▶ _TASK TO CARRY OUT_: Whenever a line in the listing contains "cover", copy that line.

▶ _DATA EXCERPTS_:

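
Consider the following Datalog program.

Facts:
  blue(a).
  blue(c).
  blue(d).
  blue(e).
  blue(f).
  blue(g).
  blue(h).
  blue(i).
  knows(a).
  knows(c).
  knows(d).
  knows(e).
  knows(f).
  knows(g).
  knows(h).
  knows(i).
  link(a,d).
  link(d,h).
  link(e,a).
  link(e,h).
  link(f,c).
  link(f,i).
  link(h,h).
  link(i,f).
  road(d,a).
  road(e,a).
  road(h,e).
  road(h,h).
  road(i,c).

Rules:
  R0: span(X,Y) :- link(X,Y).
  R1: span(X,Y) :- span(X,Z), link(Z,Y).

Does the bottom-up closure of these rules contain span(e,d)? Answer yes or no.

yes

round 1: derive span(a,d) via R0 from link(a,d)
round 1: derive span(d,h) via R0 from link(d,h)
round 1: derive span(e,a) via R0 from link(e,a)
round 1: derive span(e,h) via R0 from link(e,h)
round 1: derive span(f,c) via R0 from link(f,c)
round 1: derive span(f,i) via R0 from link(f,i)
round 1: derive span(h,h) via R0 from link(h,h)
round 1: derive span(i,f) via R0 from link(i,f)
round 2: derive span(a,h) via R1 from span(a,d), link(d,h)
round 2: derive span(e,d) via R1 from span(e,a), link(a,d)
round 2: derive span(f,f) via R1 from span(f,i), link(i,f)
round 2: derive span(i,c) via R1 from span(i,f), link(f,c)
round 2: derive span(i,i) via R1 from span(i,f), link(f,i)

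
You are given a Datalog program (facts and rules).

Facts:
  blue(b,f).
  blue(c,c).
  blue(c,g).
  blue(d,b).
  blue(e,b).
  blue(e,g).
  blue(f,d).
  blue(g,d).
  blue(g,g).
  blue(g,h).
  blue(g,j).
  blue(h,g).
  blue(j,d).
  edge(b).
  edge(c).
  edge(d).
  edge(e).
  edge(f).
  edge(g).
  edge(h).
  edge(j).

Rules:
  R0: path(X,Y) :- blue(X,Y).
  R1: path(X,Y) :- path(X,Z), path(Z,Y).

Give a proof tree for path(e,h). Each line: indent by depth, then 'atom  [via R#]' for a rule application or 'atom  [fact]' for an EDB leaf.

path(e,h)  [via R1]
  path(e,g)  [via R0]
    blue(e,g)  [fact]
  path(g,h)  [via R0]
    blue(g,h)  [fact]

round 1: derive path(b,f) via R0 from blue(b,f)
round 1: derive path(c,c) via R0 from blue(c,c)
round 1: derive path(c,g) via R0 from blue(c,g)
round 1: derive path(d,b) via R0 from blue(d,b)
round 1: derive path(e,b) via R0 from blue(e,b)
round 1: derive path(e,g) via R0 from blue(e,g)
round 1: derive path(f,d) via R0 from blue(f,d)
round 1: derive path(g,d) via R0 from blue(g,d)
round 1: derive path(g,g) via R0 from blue(g,g)
round 1: derive path(g,h) via R0 from blue(g,h)
round 1: derive path(g,j) via R0 from blue(g,j)
round 1: derive path(h,g) via R0 from blue(h,g)
round 1: derive path(j,d) via R0 from blue(j,d)
round 2: derive path(b,d) via R1 from path(b,f), path(f,d)
round 2: derive path(c,d) via R1 from path(c,g), path(g,d)
round 2: derive path(c,h) via R1 from path(c,g), path(g,h)
round 2: derive path(c,j) via R1 from path(c,g), path(g,j)
round 2: derive path(d,f) via R1 from path(d,b), path(b,f)
round 2: derive path(e,d) via R1 from path(e,g), path(g,d)
round 2: derive path(e,f) via R1 from path(e,b), path(b,f)
round 2: derive path(e,h) via R1 from path(e,g), path(g,h)
round 2: derive path(e,j) via R1 from path(e,g), path(g,j)
round 2: derive path(f,b) via R1 from path(f,d), path(d,b)
round 2: derive path(g,b) via R1 from path(g,d), path(d,b)
round 2: derive path(h,d) via R1 from path(h,g), path(g,d)
round 2: derive path(h,h) via R1 from path(h,g), path(g,h)
round 2: derive path(h,j) via R1 from path(h,g), path(g,j)
round 2: derive path(j,b) via R1 from path(j,d), path(d,b)
round 3: derive path(b,b) via R1 from path(b,d), path(d,b)
round 3: derive path(c,b) via R1 from path(c,d), path(d,b)
round 3: derive path(c,f) via R1 from path(c,d), path(d,f)
round 3: derive path(d,d) via R1 from path(d,b), path(b,d)
round 3: derive path(f,f) via R1 from path(f,b), path(b,f)
round 3: derive path(g,f) via R1 from path(g,b), path(b,f)
round 3: derive path(h,b) via R1 from path(h,d), path(d,b)
round 3: derive path(h,f) via R1 from path(h,d), path(d,f)
round 3: derive path(j,f) via R1 from path(j,b), path(b,f)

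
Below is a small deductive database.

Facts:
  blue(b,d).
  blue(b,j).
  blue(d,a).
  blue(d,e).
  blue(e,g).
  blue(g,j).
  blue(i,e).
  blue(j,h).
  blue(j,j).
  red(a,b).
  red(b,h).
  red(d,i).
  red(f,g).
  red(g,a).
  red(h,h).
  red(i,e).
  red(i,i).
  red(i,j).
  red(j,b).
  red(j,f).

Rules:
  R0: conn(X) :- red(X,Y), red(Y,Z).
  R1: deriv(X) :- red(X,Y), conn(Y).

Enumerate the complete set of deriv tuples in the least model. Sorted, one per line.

deriv(a)
deriv(b)
deriv(d)
deriv(f)
deriv(g)
deriv(h)
deriv(i)
deriv(j)

round 1: derive conn(a) via R0 from red(a,b), red(b,h)
round 1: derive conn(b) via R0 from red(b,h), red(h,h)
round 1: derive conn(d) via R0 from red(d,i), red(i,e)
round 1: derive conn(f) via R0 from red(f,g), red(g,a)
round 1: derive conn(g) via R0 from red(g,a), red(a,b)
round 1: derive conn(h) via R0 from red(h,h), red(h,h)
round 1: derive conn(i) via R0 from red(i,i), red(i,e)
round 1: derive conn(j) via R0 from red(j,b), red(b,h)
round 2: derive deriv(a) via R1 from red(a,b), conn(b)
round 2: derive deriv(b) via R1 from red(b,h), conn(h)
round 2: derive deriv(d) via R1 from red(d,i), conn(i)
round 2: derive deriv(f) via R1 from red(f,g), conn(g)
round 2: derive deriv(g) via R1 from red(g,a), conn(a)
round 2: derive deriv(h) via R1 from red(h,h), conn(h)
round 2: derive deriv(i) via R1 from red(i,i), conn(i)
round 2: derive deriv(j) via R1 from red(j,b), conn(b)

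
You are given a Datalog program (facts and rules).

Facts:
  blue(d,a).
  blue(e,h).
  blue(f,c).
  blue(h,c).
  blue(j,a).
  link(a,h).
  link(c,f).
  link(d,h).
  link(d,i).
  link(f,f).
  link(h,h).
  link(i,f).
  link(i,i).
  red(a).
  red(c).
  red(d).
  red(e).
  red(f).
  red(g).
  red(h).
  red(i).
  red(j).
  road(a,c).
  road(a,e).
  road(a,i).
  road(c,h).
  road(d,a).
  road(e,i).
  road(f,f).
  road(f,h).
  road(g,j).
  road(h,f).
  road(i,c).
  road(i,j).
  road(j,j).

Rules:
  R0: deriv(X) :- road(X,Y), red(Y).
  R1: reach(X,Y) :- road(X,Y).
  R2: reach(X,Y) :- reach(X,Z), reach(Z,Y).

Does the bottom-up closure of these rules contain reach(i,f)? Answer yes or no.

yes

round 1: derive reach(a,c) via R1 from road(a,c)
round 1: derive reach(a,e) via R1 from road(a,e)
round 1: derive reach(a,i) via R1 from road(a,i)
round 1: derive reach(c,h) via R1 from road(c,h)
round 1: derive reach(d,a) via R1 from road(d,a)
round 1: derive reach(e,i) via R1 from road(e,i)
round 1: derive reach(f,f) via R1 from road(f,f)
round 1: derive reach(f,h) via R1 from road(f,h)
round 1: derive reach(g,j) via R1 from road(g,j)
round 1: derive reach(h,f) via R1 from road(h,f)
round 1: derive reach(i,c) via R1 from road(i,c)
round 1: derive reach(i,j) via R1 from road(i,j)
round 1: derive reach(j,j) via R1 from road(j,j)
round 2: derive reach(a,h) via R2 from reach(a,c), reach(c,h)
round 2: derive reach(a,j) via R2 from reach(a,i), reach(i,j)
round 2: derive reach(c,f) via R2 from reach(c,h), reach(h,f)
round 2: derive reach(d,c) via R2 from reach(d,a), reach(a,c)
round 2: derive reach(d,e) via R2 from reach(d,a), reach(a,e)
round 2: derive reach(d,i) via R2 from reach(d,a), reach(a,i)
round 2: derive reach(e,c) via R2 from reach(e,i), reach(i,c)
round 2: derive reach(e,j) via R2 from reach(e,i), reach(i,j)
round 2: derive reach(h,h) via R2 from reach(h,f), reach(f,h)
round 2: derive reach(i,h) via R2 from reach(i,c), reach(c,h)
round 3: derive reach(a,f) via R2 from reach(a,c), reach(c,f)
round 3: derive reach(d,f) via R2 from reach(d,c), reach(c,f)
round 3: derive reach(d,h) via R2 from reach(d,a), reach(a,h)
round 3: derive reach(d,j) via R2 from reach(d,a), reach(a,j)
round 3: derive reach(e,f) via R2 from reach(e,c), reach(c,f)
round 3: derive reach(e,h) via R2 from reach(e,c), reach(c,h)
round 3: derive reach(i,f) via R2 from reach(i,c), reach(c,f)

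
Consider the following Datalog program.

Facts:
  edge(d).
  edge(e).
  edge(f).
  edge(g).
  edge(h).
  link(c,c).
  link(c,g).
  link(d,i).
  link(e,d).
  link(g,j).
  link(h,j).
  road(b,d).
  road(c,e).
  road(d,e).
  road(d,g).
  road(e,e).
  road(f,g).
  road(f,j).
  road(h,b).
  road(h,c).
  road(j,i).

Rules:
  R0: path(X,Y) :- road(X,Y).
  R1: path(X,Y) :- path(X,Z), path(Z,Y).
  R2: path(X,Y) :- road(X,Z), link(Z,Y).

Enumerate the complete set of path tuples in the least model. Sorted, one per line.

round 1: derive path(b,d) via R0 from road(b,d)
round 1: derive path(c,e) via R0 from road(c,e)
round 1: derive path(d,e) via R0 from road(d,e)
round 1: derive path(d,g) via R0 from road(d,g)
round 1: derive path(e,e) via R0 from road(e,e)
round 1: derive path(f,g) via R0 from road(f,g)
round 1: derive path(f,j) via R0 from road(f,j)
round 1: derive path(h,b) via R0 from road(h,b)
round 1: derive path(h,c) via R0 from road(h,c)
round 1: derive path(j,i) via R0 from road(j,i)
round 1: derive path(b,i) via R2 from road(b,d), link(d,i)
round 1: derive path(c,d) via R2 from road(c,e), link(e,d)
round 1: derive path(d,d) via R2 from road(d,e), link(e,d)
round 1: derive path(d,j) via R2 from road(d,g), link(g,j)
round 1: derive path(e,d) via R2 from road(e,e), link(e,d)
round 1: derive path(h,g) via R2 from road(h,c), link(c,g)
round 2: derive path(b,e) via R1 from path(b,d), path(d,e)
round 2: derive path(b,g) via R1 from path(b,d), path(d,g)
round 2: derive path(b,j) via R1 from path(b,d), path(d,j)
round 2: derive path(c,g) via R1 from path(c,d), path(d,g)
round 2: derive path(c,j) via R1 from path(c,d), path(d,j)
round 2: derive path(d,i) via R1 from path(d,j), path(j,i)
round 2: derive path(e,g) via R1 from path(e,d), path(d,g)
round 2: derive path(e,j) via R1 from path(e,d), path(d,j)
round 2: derive path(f,i) via R1 from path(f,j), path(j,i)
round 2: derive path(h,d) via R1 from path(h,b), path(b,d)
round 2: derive path(h,e) via R1 from path(h,c), path(c,e)
round 2: derive path(h,i) via R1 from path(h,b), path(b,i)
round 3: derive path(c,i) via R1 from path(c,d), path(d,i)
round 3: derive path(e,i) via R1 from path(e,d), path(d,i)
round 3: derive path(h,j) via R1 from path(h,b), path(b,j)

path(b,d)
path(b,e)
path(b,g)
path(b,i)
path(b,j)
path(c,d)
path(c,e)
path(c,g)
path(c,i)
path(c,j)
path(d,d)
path(d,e)
path(d,g)
path(d,i)
path(d,j)
path(e,d)
path(e,e)
path(e,g)
path(e,i)
path(e,j)
path(f,g)
path(f,i)
path(f,j)
path(h,b)
path(h,c)
path(h,d)
path(h,e)
path(h,g)
path(h,i)
path(h,j)
path(j,i)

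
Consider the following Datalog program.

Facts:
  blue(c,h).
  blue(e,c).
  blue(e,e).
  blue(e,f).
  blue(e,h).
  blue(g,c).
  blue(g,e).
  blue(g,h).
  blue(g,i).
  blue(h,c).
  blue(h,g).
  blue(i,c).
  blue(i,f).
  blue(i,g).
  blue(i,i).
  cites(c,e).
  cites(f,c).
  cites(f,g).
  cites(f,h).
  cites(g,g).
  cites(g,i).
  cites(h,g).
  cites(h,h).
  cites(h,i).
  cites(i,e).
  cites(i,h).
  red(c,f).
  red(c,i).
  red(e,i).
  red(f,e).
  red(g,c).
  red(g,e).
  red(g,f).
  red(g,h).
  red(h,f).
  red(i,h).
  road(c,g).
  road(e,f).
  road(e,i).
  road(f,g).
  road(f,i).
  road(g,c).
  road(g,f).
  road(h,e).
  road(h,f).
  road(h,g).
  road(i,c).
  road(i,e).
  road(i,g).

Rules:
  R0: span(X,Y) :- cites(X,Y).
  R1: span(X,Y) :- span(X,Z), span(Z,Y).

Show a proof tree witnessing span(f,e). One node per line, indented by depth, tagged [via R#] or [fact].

span(f,e)  [via R1]
  span(f,c)  [via R0]
    cites(f,c)  [fact]
  span(c,e)  [via R0]
    cites(c,e)  [fact]

round 1: derive span(c,e) via R0 from cites(c,e)
round 1: derive span(f,c) via R0 from cites(f,c)
round 1: derive span(f,g) via R0 from cites(f,g)
round 1: derive span(f,h) via R0 from cites(f,h)
round 1: derive span(g,g) via R0 from cites(g,g)
round 1: derive span(g,i) via R0 from cites(g,i)
round 1: derive span(h,g) via R0 from cites(h,g)
round 1: derive span(h,h) via R0 from cites(h,h)
round 1: derive span(h,i) via R0 from cites(h,i)
round 1: derive span(i,e) via R0 from cites(i,e)
round 1: derive span(i,h) via R0 from cites(i,h)
round 2: derive span(f,e) via R1 from span(f,c), span(c,e)
round 2: derive span(f,i) via R1 from span(f,g), span(g,i)
round 2: derive span(g,e) via R1 from span(g,i), span(i,e)
round 2: derive span(g,h) via R1 from span(g,i), span(i,h)
round 2: derive span(h,e) via R1 from span(h,i), span(i,e)
round 2: derive span(i,g) via R1 from span(i,h), span(h,g)
round 2: derive span(i,i) via R1 from span(i,h), span(h,i)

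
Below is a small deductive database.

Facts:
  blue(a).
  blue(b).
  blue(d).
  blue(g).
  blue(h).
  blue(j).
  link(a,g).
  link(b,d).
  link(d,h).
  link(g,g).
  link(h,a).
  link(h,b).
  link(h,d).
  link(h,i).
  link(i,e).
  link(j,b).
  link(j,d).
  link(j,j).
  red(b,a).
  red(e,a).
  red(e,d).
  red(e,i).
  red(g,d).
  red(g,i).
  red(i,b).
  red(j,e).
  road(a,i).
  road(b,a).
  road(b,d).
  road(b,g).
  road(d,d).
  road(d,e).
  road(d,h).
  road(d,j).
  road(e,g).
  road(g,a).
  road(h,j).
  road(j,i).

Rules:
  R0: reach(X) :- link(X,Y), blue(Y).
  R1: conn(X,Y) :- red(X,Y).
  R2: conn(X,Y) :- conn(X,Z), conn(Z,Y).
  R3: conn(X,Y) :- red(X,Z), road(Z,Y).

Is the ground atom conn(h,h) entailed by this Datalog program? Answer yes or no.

no

round 1: derive conn(b,a) via R1 from red(b,a)
round 1: derive conn(e,a) via R1 from red(e,a)
round 1: derive conn(e,d) via R1 from red(e,d)
round 1: derive conn(e,i) via R1 from red(e,i)
round 1: derive conn(g,d) via R1 from red(g,d)
round 1: derive conn(g,i) via R1 from red(g,i)
round 1: derive conn(i,b) via R1 from red(i,b)
round 1: derive conn(j,e) via R1 from red(j,e)
round 1: derive conn(b,i) via R3 from red(b,a), road(a,i)
round 1: derive conn(e,e) via R3 from red(e,d), road(d,e)
round 1: derive conn(e,h) via R3 from red(e,d), road(d,h)
round 1: derive conn(e,j) via R3 from red(e,d), road(d,j)
round 1: derive conn(g,e) via R3 from red(g,d), road(d,e)
round 1: derive conn(g,h) via R3 from red(g,d), road(d,h)
round 1: derive conn(g,j) via R3 from red(g,d), road(d,j)
round 1: derive conn(i,a) via R3 from red(i,b), road(b,a)
round 1: derive conn(i,d) via R3 from red(i,b), road(b,d)
round 1: derive conn(i,g) via R3 from red(i,b), road(b,g)
round 1: derive conn(j,g) via R3 from red(j,e), road(e,g)
round 2: derive conn(b,b) via R2 from conn(b,i), conn(i,b)
round 2: derive conn(b,d) via R2 from conn(b,i), conn(i,d)
round 2: derive conn(b,g) via R2 from conn(b,i), conn(i,g)
round 2: derive conn(e,b) via R2 from conn(e,i), conn(i,b)
round 2: derive conn(e,g) via R2 from conn(e,i), conn(i,g)
round 2: derive conn(g,a) via R2 from conn(g,e), conn(e,a)
round 2: derive conn(g,b) via R2 from conn(g,i), conn(i,b)
round 2: derive conn(g,g) via R2 from conn(g,i), conn(i,g)
round 2: derive conn(i,e) via R2 from conn(i,g), conn(g,e)
round 2: derive conn(i,h) via R2 from conn(i,g), conn(g,h)
round 2: derive conn(i,i) via R2 from conn(i,b), conn(b,i)
round 2: derive conn(i,j) via R2 from conn(i,g), conn(g,j)
round 2: derive conn(j,a) via R2 from conn(j,e), conn(e,a)
round 2: derive conn(j,d) via R2 from conn(j,e), conn(e,d)
round 2: derive conn(j,h) via R2 from conn(j,e), conn(e,h)
round 2: derive conn(j,i) via R2 from conn(j,e), conn(e,i)
round 2: derive conn(j,j) via R2 from conn(j,e), conn(e,j)
round 3: derive conn(b,e) via R2 from conn(b,g), conn(g,e)
round 3: derive conn(b,h) via R2 from conn(b,g), conn(g,h)
round 3: derive conn(b,j) via R2 from conn(b,g), conn(g,j)
round 3: derive conn(j,b) via R2 from conn(j,e), conn(e,b)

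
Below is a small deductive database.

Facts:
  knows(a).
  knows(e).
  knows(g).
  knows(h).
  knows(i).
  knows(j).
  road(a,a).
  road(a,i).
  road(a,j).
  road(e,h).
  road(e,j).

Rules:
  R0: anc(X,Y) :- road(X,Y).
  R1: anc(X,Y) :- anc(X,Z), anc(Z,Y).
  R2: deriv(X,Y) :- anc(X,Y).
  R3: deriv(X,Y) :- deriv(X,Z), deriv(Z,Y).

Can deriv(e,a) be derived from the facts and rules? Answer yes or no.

no

round 1: derive anc(a,a) via R0 from road(a,a)
round 1: derive anc(a,i) via R0 from road(a,i)
round 1: derive anc(a,j) via R0 from road(a,j)
round 1: derive anc(e,h) via R0 from road(e,h)
round 1: derive anc(e,j) via R0 from road(e,j)
round 2: derive deriv(a,a) via R2 from anc(a,a)
round 2: derive deriv(a,i) via R2 from anc(a,i)
round 2: derive deriv(a,j) via R2 from anc(a,j)
round 2: derive deriv(e,h) via R2 from anc(e,h)
round 2: derive deriv(e,j) via R2 from anc(e,j)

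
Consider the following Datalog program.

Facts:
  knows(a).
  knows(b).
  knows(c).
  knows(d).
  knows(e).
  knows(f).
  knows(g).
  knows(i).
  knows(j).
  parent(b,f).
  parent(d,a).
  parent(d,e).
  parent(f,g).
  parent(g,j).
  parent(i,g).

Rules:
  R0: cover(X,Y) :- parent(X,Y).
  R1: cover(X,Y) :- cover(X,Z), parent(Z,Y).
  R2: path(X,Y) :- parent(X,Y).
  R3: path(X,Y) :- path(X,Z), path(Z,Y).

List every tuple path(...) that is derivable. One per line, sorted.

path(b,f)
path(b,g)
path(b,j)
path(d,a)
path(d,e)
path(f,g)
path(f,j)
path(g,j)
path(i,g)
path(i,j)

round 1: derive path(b,f) via R2 from parent(b,f)
round 1: derive path(d,a) via R2 from parent(d,a)
round 1: derive path(d,e) via R2 from parent(d,e)
round 1: derive path(f,g) via R2 from parent(f,g)
round 1: derive path(g,j) via R2 from parent(g,j)
round 1: derive path(i,g) via R2 from parent(i,g)
round 2: derive path(b,g) via R3 from path(b,f), path(f,g)
round 2: derive path(f,j) via R3 from path(f,g), path(g,j)
round 2: derive path(i,j) via R3 from path(i,g), path(g,j)
round 3: derive path(b,j) via R3 from path(b,f), path(f,j)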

▶ _WRITTEN SOLUTION_:
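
  R0: cover(X,Y) :- parent(X,Y).
  R1: cover(X,Y) :- cover(X,Z), parent(Z,Y).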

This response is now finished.